------ SUPPLIED ENTRIES ------

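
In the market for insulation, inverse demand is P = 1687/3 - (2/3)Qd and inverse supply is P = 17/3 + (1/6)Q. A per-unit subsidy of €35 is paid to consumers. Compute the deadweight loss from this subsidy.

Deadweight loss = €735

Pre-subsidy: 1687/3 - (2/3)Q = 17/3 + (1/6)Q gives Q* = 668 and P* = 117.
With the rebate, buyers effectively pay Pb = Ps − 35, where Ps is the price sellers receive.
On the curves, Pb = 1687/3 - (2/3)Q and Ps = 17/3 + (1/6)Q; the wedge Ps − Pb = 35 gives 17/3 + (1/6)Q − (1687/3 - (2/3)Q) = 35, so Q' = 710.
Then Pb = 1687/3 − (2/3)·710 = 89 and Ps = 17/3 + (1/6)·710 = 124.
The subsidy expands output by 710 − 668 = 42 past the efficient level; on those units the gap between marginal cost and willingness to pay runs from 0 up to 35.
DWL = ½ × 35 × 42 = 735.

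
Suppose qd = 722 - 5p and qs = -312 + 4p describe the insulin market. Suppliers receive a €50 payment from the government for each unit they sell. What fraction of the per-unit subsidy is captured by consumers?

Pre-subsidy: 722 - 5p = -312 + 4p gives p* = 1034/9, q* = 1328/9.
With the subsidy, sellers receive ps = pb + 50 for each unit, where pb is the price buyers pay.
Supply in terms of pb becomes qs = -312 + 4(pb + 50) = -112 + 4pb. Setting this equal to demand: 722 - 5pb = -112 + 4pb, so pb = 278/3.
Sellers receive ps = 278/3 + 50 = 428/3; q' = 722 − 5·(278/3) = 776/3.
Buyers' price falls by p* − pb = 1034/9 − 278/3 = 200/9; sellers' price rises by ps − p* = 428/3 − 1034/9 = 250/9.
So consumers capture (200/9)/50 = 4/9 of each unit of subsidy.

Consumer share = 4/9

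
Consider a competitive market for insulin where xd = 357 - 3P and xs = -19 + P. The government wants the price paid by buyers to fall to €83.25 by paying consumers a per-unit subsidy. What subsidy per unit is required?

Required subsidy s = €43 per unit

At a buyer price of 83.25, quantity demanded is 357 − 3·83.25 = 107.25.
Sellers supply 107.25 only when they receive Ps with -19 + 1·Ps = 107.25, i.e. Ps = 126.25.
s = Ps − Pb = 126.25 − 83.25 = 43.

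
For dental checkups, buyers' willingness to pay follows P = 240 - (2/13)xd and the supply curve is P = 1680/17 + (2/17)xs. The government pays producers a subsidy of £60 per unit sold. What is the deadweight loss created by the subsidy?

Pre-subsidy: 240 - (2/13)x = 1680/17 + (2/17)x gives x* = 520 and P* = 160.
With the subsidy, sellers receive Ps = Pb + 60 for each unit, where Pb is the price buyers pay.
On the curves, Pb = 240 - (2/13)x and Ps = 1680/17 + (2/17)x; the wedge Ps − Pb = 60 gives 1680/17 + (2/17)x − (240 - (2/13)x) = 60, so x' = 741.
Then Pb = 240 − (2/13)·741 = 126 and Ps = 1680/17 + (2/17)·741 = 186.
The subsidy expands output by 741 − 520 = 221 past the efficient level; on those units the gap between marginal cost and willingness to pay runs from 0 up to 60.
DWL = ½ × 60 × 221 = 6630.

Deadweight loss = £6630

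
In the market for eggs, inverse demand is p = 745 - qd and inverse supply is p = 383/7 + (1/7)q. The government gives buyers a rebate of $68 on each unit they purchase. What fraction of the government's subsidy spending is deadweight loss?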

------

TASK
Retype each line above, keeping every character.

EXERCISE SOLUTION
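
In the market for insulation, inverse demand is P = 1687/3 - (2/3)Qd and inverse supply is P = 17/3 + (1/6)Q. A per-unit subsidy of €35 is paid to consumers. Compute the deadweight loss from this subsidy.

Deadweight loss = €735

Pre-subsidy: 1687/3 - (2/3)Q = 17/3 + (1/6)Q gives Q* = 668 and P* = 117.
With the rebate, buyers effectively pay Pb = Ps − 35, where Ps is the price sellers receive.
On the curves, Pb = 1687/3 - (2/3)Q and Ps = 17/3 + (1/6)Q; the wedge Ps − Pb = 35 gives 17/3 + (1/6)Q − (1687/3 - (2/3)Q) = 35, so Q' = 710.
Then Pb = 1687/3 − (2/3)·710 = 89 and Ps = 17/3 + (1/6)·710 = 124.
The subsidy expands output by 710 − 668 = 42 past the efficient level; on those units the gap between marginal cost and willingness to pay runs from 0 up to 35.
DWL = ½ × 35 × 42 = 735.

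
Suppose qd = 722 - 5p and qs = -312 + 4p describe the insulin market. Suppliers receive a €50 payment from the government for each unit they sell. What fraction of the per-unit subsidy is captured by consumers?

Pre-subsidy: 722 - 5p = -312 + 4p gives p* = 1034/9, q* = 1328/9.
With the subsidy, sellers receive ps = pb + 50 for each unit, where pb is the price buyers pay.
Supply in terms of pb becomes qs = -312 + 4(pb + 50) = -112 + 4pb. Setting this equal to demand: 722 - 5pb = -112 + 4pb, so pb = 278/3.
Sellers receive ps = 278/3 + 50 = 428/3; q' = 722 − 5·(278/3) = 776/3.
Buyers' price falls by p* − pb = 1034/9 − 278/3 = 200/9; sellers' price rises by ps − p* = 428/3 − 1034/9 = 250/9.
So consumers capture (200/9)/50 = 4/9 of each unit of subsidy.

Consumer share = 4/9

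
Consider a competitive market for insulin where xd = 357 - 3P and xs = -19 + P. The government wants the price paid by buyers to fall to €83.25 by paying consumers a per-unit subsidy. What subsidy per unit is required?

Required subsidy s = €43 per unit

At a buyer price of 83.25, quantity demanded is 357 − 3·83.25 = 107.25.
Sellers supply 107.25 only when they receive Ps with -19 + 1·Ps = 107.25, i.e. Ps = 126.25.
s = Ps − Pb = 126.25 − 83.25 = 43.

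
For dental checkups, buyers' willingness to pay follows P = 240 - (2/13)xd and the supply curve is P = 1680/17 + (2/17)xs. The government pays producers a subsidy of £60 per unit sold. What is the deadweight loss created by the subsidy?

Pre-subsidy: 240 - (2/13)x = 1680/17 + (2/17)x gives x* = 520 and P* = 160.
With the subsidy, sellers receive Ps = Pb + 60 for each unit, where Pb is the price buyers pay.
On the curves, Pb = 240 - (2/13)x and Ps = 1680/17 + (2/17)x; the wedge Ps − Pb = 60 gives 1680/17 + (2/17)x − (240 - (2/13)x) = 60, so x' = 741.
Then Pb = 240 − (2/13)·741 = 126 and Ps = 1680/17 + (2/17)·741 = 186.
The subsidy expands output by 741 − 520 = 221 past the efficient level; on those units the gap between marginal cost and willingness to pay runs from 0 up to 60.
DWL = ½ × 60 × 221 = 6630.

Deadweight loss = £6630

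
In the market for eggs, inverse demand is p = 745 - qd and inverse supply is p = 383/7 + (1/7)q. The government gives buyers a rebate of $68 on each unit they purchase. What fraction of the government's subsidy spending is deadweight loss?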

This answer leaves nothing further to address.